◆ **What you will do**:
Include only the line with "Demand for contact" and the lines after it, each reproduced exactly as it stands in the entries below.

*** Block opens ***

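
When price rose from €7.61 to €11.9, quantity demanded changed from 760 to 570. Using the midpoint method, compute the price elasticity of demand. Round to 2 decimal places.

-0.65

%Δq = (570 − 760)/[(760 + 570)/2] = -190/665 ≈ -0.2857.
%ΔP = (11.9 − 7.61)/[(7.61 + 11.9)/2] = 4.29/9.755 ≈ 0.4398.
Arc elasticity E = %Δq/%ΔP ≈ -0.2857/0.4398 ≈ -0.65.
|E| < 1: demand is inelastic over this range.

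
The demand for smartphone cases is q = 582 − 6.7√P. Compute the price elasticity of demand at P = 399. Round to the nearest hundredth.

At P = 399, q = 448.1676.
dq/dP = −6.7/(2√P) = −6.7/(2·19.975).
Point elasticity E = (dq/dP)·(P/q) = -0.1677 × 399/448.1676 ≈ -0.15.
|E| < 1, so demand is inelastic at this price.

-0.15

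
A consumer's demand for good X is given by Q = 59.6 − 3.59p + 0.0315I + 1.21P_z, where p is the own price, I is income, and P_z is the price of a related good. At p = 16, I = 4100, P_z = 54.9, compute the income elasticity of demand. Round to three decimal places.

At the given point, Q = 59.6 − 3.59(16) + 0.0315(4100) + 1.21(54.9) = 59.6 − 57.44 + 129.15 + 66.429 = 197.739.
∂Q/∂I = +0.0315, so E_I = 0.0315·(4100/197.739) ≈ 0.653.
E_I ∈ (0,1): normal good (necessity).

0.653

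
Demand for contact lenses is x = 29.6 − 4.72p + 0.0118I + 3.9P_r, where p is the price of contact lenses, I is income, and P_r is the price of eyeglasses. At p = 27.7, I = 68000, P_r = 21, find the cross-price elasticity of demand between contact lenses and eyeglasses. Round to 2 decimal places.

x = 29.6 − 4.72(27.7) + 0.0118(68000) + 3.9(21) = 29.6 − 130.744 + 802.4 + 81.9 = 783.156.
∂x/∂P_r = +3.9, so E_xy = 3.9·(21/783.156) ≈ 0.10.
E_xy > 0: the goods are substitutes.

0.10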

*** Block closes ***

◆ **Written solution**:
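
Demand for contact lenses is x = 29.6 − 4.72p + 0.0118I + 3.9P_r, where p is the price of contact lenses, I is income, and P_r is the price of eyeglasses. At p = 27.7, I = 68000, P_r = 21, find the cross-price elasticity of demand between contact lenses and eyeglasses. Round to 2 decimal places.

x = 29.6 − 4.72(27.7) + 0.0118(68000) + 3.9(21) = 29.6 − 130.744 + 802.4 + 81.9 = 783.156.
∂x/∂P_r = +3.9, so E_xy = 3.9·(21/783.156) ≈ 0.10.
E_xy > 0: the goods are substitutes.

0.10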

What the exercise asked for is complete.